▶ [The problem] Word for word, print the entries that follow.

Listed entries section start

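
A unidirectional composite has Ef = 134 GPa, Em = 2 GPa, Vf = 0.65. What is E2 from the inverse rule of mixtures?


1/E2 = Vf/Ef + (1-Vf)/Em = 0.65/134 + 0.35/2
E2 = 5.56 GPa

5.56 GPa


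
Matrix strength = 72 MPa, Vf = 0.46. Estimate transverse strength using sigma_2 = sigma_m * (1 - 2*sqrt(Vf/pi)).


factor = 1 - 2*sqrt(0.46/pi) = 0.2347
sigma_2 = 72 * 0.2347 = 16.9 MPa

16.9 MPa


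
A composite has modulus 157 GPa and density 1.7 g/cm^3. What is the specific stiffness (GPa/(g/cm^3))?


Specific stiffness = E/rho = 157/1.7 = 92.4 GPa/(g/cm^3)

92.4 GPa/(g/cm^3)


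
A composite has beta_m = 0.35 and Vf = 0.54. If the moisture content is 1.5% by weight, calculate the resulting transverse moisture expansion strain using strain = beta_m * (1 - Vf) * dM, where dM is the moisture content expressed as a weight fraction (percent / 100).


dM = 1.5/100 = 0.015
strain = beta_m * (1-Vf) * dM = 0.35 * 0.46 * 0.015 = 0.002415

0.002415


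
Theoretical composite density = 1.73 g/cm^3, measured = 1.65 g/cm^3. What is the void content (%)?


Void% = (rho_theo - rho_actual)/rho_theo * 100 = (1.73 - 1.65)/1.73 * 100 = 4.62%

4.62%


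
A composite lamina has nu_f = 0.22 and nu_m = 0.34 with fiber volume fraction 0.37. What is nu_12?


nu_12 = nu_f*Vf + nu_m*(1-Vf) = 0.22*0.37 + 0.34*0.63 = 0.2956

0.2956


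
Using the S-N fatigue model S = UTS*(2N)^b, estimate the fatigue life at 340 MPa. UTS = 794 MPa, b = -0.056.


N = 0.5 * (S/UTS)^(1/b) = 0.5 * (340/794)^(1/-0.056) = 1.8902e+06 cycles

1.8902e+06 cycles


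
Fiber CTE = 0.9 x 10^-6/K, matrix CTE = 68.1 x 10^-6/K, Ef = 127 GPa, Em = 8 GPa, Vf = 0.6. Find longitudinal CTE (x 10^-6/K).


E1 = Ef*Vf + Em*(1-Vf) = 79.4
alpha_1 = (alpha_f*Ef*Vf + alpha_m*Em*(1-Vf))/E1 = 3.61 x 10^-6/K

3.61 x 10^-6/K


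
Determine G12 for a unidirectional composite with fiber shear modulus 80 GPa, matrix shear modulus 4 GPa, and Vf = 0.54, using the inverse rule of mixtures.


1/G12 = Vf/Gf + (1-Vf)/Gm = 0.54/80 + 0.46/4
G12 = 8.21 GPa

8.21 GPa


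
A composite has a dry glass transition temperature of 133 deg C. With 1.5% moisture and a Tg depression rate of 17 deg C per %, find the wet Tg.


Tg_wet = Tg_dry - k*moisture = 133 - 17*1.5 = 107.5 deg C

107.5 deg C


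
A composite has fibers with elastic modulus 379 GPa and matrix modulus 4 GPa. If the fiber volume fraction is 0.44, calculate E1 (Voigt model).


E1 = Ef*Vf + Em*(1-Vf) = 379*0.44 + 4*0.56 = 169.0 GPa

169.0 GPa


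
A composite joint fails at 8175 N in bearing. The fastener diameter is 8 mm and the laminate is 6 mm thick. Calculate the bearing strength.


sigma_br = F/(d*h) = 8175/(8*6) = 170.3 MPa

170.3 MPa


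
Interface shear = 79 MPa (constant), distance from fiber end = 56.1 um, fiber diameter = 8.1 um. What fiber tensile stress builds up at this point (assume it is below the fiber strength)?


Force balance: sigma_f * (pi*d^2/4) = tau * (pi*d) * x  ->  sigma_f = 4 * tau * x / d
sigma_f = 4 * 79 * 56.1 / 8.1 = 2188.6 MPa

2188.6 MPa


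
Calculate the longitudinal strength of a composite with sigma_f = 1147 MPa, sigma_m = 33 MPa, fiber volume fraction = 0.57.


sigma_1 = sigma_f*Vf + sigma_m*(1-Vf) = 1147*0.57 + 33*0.43 = 668.0 MPa

668.0 MPa


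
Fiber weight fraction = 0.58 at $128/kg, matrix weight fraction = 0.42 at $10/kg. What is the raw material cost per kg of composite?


Cost = cost_f*Wf + cost_m*Wm = 128*0.58 + 10*0.42 = $78.44/kg

$78.44/kg


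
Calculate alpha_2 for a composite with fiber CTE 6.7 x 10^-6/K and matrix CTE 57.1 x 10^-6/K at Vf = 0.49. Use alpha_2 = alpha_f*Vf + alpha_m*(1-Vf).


alpha_2 = alpha_f*Vf + alpha_m*(1-Vf) = 6.7*0.49 + 57.1*0.51 = 32.4 x 10^-6/K

32.4 x 10^-6/K


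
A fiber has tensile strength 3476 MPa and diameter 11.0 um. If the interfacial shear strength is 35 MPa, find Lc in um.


Lc = sigma_f * d / (2 * tau_i) = 3476 * 11.0 / (2 * 35) = 546.2 um

546.2 um


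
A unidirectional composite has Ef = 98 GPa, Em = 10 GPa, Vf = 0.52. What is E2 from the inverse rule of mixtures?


1/E2 = Vf/Ef + (1-Vf)/Em = 0.52/98 + 0.48/10
E2 = 18.76 GPa

18.76 GPa


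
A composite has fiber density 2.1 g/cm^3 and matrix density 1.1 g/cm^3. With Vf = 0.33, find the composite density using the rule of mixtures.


rho_c = rho_f*Vf + rho_m*(1-Vf) = 2.1*0.33 + 1.1*0.67 = 1.43 g/cm^3

1.43 g/cm^3


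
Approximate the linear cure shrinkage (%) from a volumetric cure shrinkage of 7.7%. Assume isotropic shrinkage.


Linear shrinkage ≈ vol_shrink/3 = 7.7/3 = 2.567%

2.567%


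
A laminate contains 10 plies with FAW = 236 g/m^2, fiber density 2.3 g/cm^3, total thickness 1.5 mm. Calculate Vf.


Vf = n * FAW / (rho_f * h * 1000) = 10 * 236 / (2.3 * 1.5 * 1000) = 0.6841

0.6841


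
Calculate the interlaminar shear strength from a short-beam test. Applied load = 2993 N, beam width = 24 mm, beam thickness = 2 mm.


ILSS = 3F/(4bh) = 3*2993/(4*24*2) = 46.77 MPa

46.77 MPa


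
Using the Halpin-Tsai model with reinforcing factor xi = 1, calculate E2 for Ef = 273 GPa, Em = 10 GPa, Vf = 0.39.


eta = (Ef/Em - 1)/(Ef/Em + xi) = (27.3 - 1)/(27.3 + 1) = 0.9293
E2 = Em*(1+xi*eta*Vf)/(1-eta*Vf) = 21.37 GPa

21.37 GPa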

Listed entries section end

▶ [Solution to this problem]
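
A unidirectional composite has Ef = 134 GPa, Em = 2 GPa, Vf = 0.65. What is E2 from the inverse rule of mixtures?


1/E2 = Vf/Ef + (1-Vf)/Em = 0.65/134 + 0.35/2
E2 = 5.56 GPa

5.56 GPa


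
Matrix strength = 72 MPa, Vf = 0.46. Estimate transverse strength using sigma_2 = sigma_m * (1 - 2*sqrt(Vf/pi)).


factor = 1 - 2*sqrt(0.46/pi) = 0.2347
sigma_2 = 72 * 0.2347 = 16.9 MPa

16.9 MPa


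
A composite has modulus 157 GPa and density 1.7 g/cm^3. What is the specific stiffness (GPa/(g/cm^3))?


Specific stiffness = E/rho = 157/1.7 = 92.4 GPa/(g/cm^3)

92.4 GPa/(g/cm^3)


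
A composite has beta_m = 0.35 and Vf = 0.54. If the moisture content is 1.5% by weight, calculate the resulting transverse moisture expansion strain using strain = beta_m * (1 - Vf) * dM, where dM is the moisture content expressed as a weight fraction (percent / 100).


dM = 1.5/100 = 0.015
strain = beta_m * (1-Vf) * dM = 0.35 * 0.46 * 0.015 = 0.002415

0.002415


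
Theoretical composite density = 1.73 g/cm^3, measured = 1.65 g/cm^3. What is the void content (%)?


Void% = (rho_theo - rho_actual)/rho_theo * 100 = (1.73 - 1.65)/1.73 * 100 = 4.62%

4.62%


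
A composite lamina has nu_f = 0.22 and nu_m = 0.34 with fiber volume fraction 0.37. What is nu_12?


nu_12 = nu_f*Vf + nu_m*(1-Vf) = 0.22*0.37 + 0.34*0.63 = 0.2956

0.2956


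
Using the S-N fatigue model S = UTS*(2N)^b, estimate the fatigue life at 340 MPa. UTS = 794 MPa, b = -0.056.


N = 0.5 * (S/UTS)^(1/b) = 0.5 * (340/794)^(1/-0.056) = 1.8902e+06 cycles

1.8902e+06 cycles


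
Fiber CTE = 0.9 x 10^-6/K, matrix CTE = 68.1 x 10^-6/K, Ef = 127 GPa, Em = 8 GPa, Vf = 0.6. Find longitudinal CTE (x 10^-6/K).


E1 = Ef*Vf + Em*(1-Vf) = 79.4
alpha_1 = (alpha_f*Ef*Vf + alpha_m*Em*(1-Vf))/E1 = 3.61 x 10^-6/K

3.61 x 10^-6/K


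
Determine G12 for a unidirectional composite with fiber shear modulus 80 GPa, matrix shear modulus 4 GPa, and Vf = 0.54, using the inverse rule of mixtures.


1/G12 = Vf/Gf + (1-Vf)/Gm = 0.54/80 + 0.46/4
G12 = 8.21 GPa

8.21 GPa


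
A composite has a dry glass transition temperature of 133 deg C. With 1.5% moisture and a Tg depression rate of 17 deg C per %, find the wet Tg.


Tg_wet = Tg_dry - k*moisture = 133 - 17*1.5 = 107.5 deg C

107.5 deg C


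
A composite has fibers with elastic modulus 379 GPa and matrix modulus 4 GPa. If the fiber volume fraction is 0.44, calculate E1 (Voigt model).


E1 = Ef*Vf + Em*(1-Vf) = 379*0.44 + 4*0.56 = 169.0 GPa

169.0 GPa


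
A composite joint fails at 8175 N in bearing. The fastener diameter is 8 mm and the laminate is 6 mm thick. Calculate the bearing strength.


sigma_br = F/(d*h) = 8175/(8*6) = 170.3 MPa

170.3 MPa


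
Interface shear = 79 MPa (constant), distance from fiber end = 56.1 um, fiber diameter = 8.1 um. What fiber tensile stress builds up at this point (assume it is below the fiber strength)?


Force balance: sigma_f * (pi*d^2/4) = tau * (pi*d) * x  ->  sigma_f = 4 * tau * x / d
sigma_f = 4 * 79 * 56.1 / 8.1 = 2188.6 MPa

2188.6 MPa


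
Calculate the longitudinal strength of a composite with sigma_f = 1147 MPa, sigma_m = 33 MPa, fiber volume fraction = 0.57.


sigma_1 = sigma_f*Vf + sigma_m*(1-Vf) = 1147*0.57 + 33*0.43 = 668.0 MPa

668.0 MPa


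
Fiber weight fraction = 0.58 at $128/kg, matrix weight fraction = 0.42 at $10/kg. What is the raw material cost per kg of composite?


Cost = cost_f*Wf + cost_m*Wm = 128*0.58 + 10*0.42 = $78.44/kg

$78.44/kg


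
Calculate alpha_2 for a composite with fiber CTE 6.7 x 10^-6/K and matrix CTE 57.1 x 10^-6/K at Vf = 0.49. Use alpha_2 = alpha_f*Vf + alpha_m*(1-Vf).


alpha_2 = alpha_f*Vf + alpha_m*(1-Vf) = 6.7*0.49 + 57.1*0.51 = 32.4 x 10^-6/K

32.4 x 10^-6/K


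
A fiber has tensile strength 3476 MPa and diameter 11.0 um. If the interfacial shear strength is 35 MPa, find Lc in um.


Lc = sigma_f * d / (2 * tau_i) = 3476 * 11.0 / (2 * 35) = 546.2 um

546.2 um


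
A unidirectional composite has Ef = 98 GPa, Em = 10 GPa, Vf = 0.52. What is E2 from the inverse rule of mixtures?


1/E2 = Vf/Ef + (1-Vf)/Em = 0.52/98 + 0.48/10
E2 = 18.76 GPa

18.76 GPa


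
A composite has fiber density 2.1 g/cm^3 and matrix density 1.1 g/cm^3. With Vf = 0.33, find the composite density using the rule of mixtures.


rho_c = rho_f*Vf + rho_m*(1-Vf) = 2.1*0.33 + 1.1*0.67 = 1.43 g/cm^3

1.43 g/cm^3


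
Approximate the linear cure shrinkage (%) from a volumetric cure shrinkage of 7.7%. Assume isotropic shrinkage.


Linear shrinkage ≈ vol_shrink/3 = 7.7/3 = 2.567%

2.567%


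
A laminate contains 10 plies with FAW = 236 g/m^2, fiber density 2.3 g/cm^3, total thickness 1.5 mm. Calculate Vf.


Vf = n * FAW / (rho_f * h * 1000) = 10 * 236 / (2.3 * 1.5 * 1000) = 0.6841

0.6841


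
Calculate the interlaminar shear strength from a short-beam test. Applied load = 2993 N, beam width = 24 mm, beam thickness = 2 mm.


ILSS = 3F/(4bh) = 3*2993/(4*24*2) = 46.77 MPa

46.77 MPa


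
Using the Halpin-Tsai model with reinforcing factor xi = 1, calculate E2 for Ef = 273 GPa, Em = 10 GPa, Vf = 0.39.


eta = (Ef/Em - 1)/(Ef/Em + xi) = (27.3 - 1)/(27.3 + 1) = 0.9293
E2 = Em*(1+xi*eta*Vf)/(1-eta*Vf) = 21.37 GPa

21.37 GPa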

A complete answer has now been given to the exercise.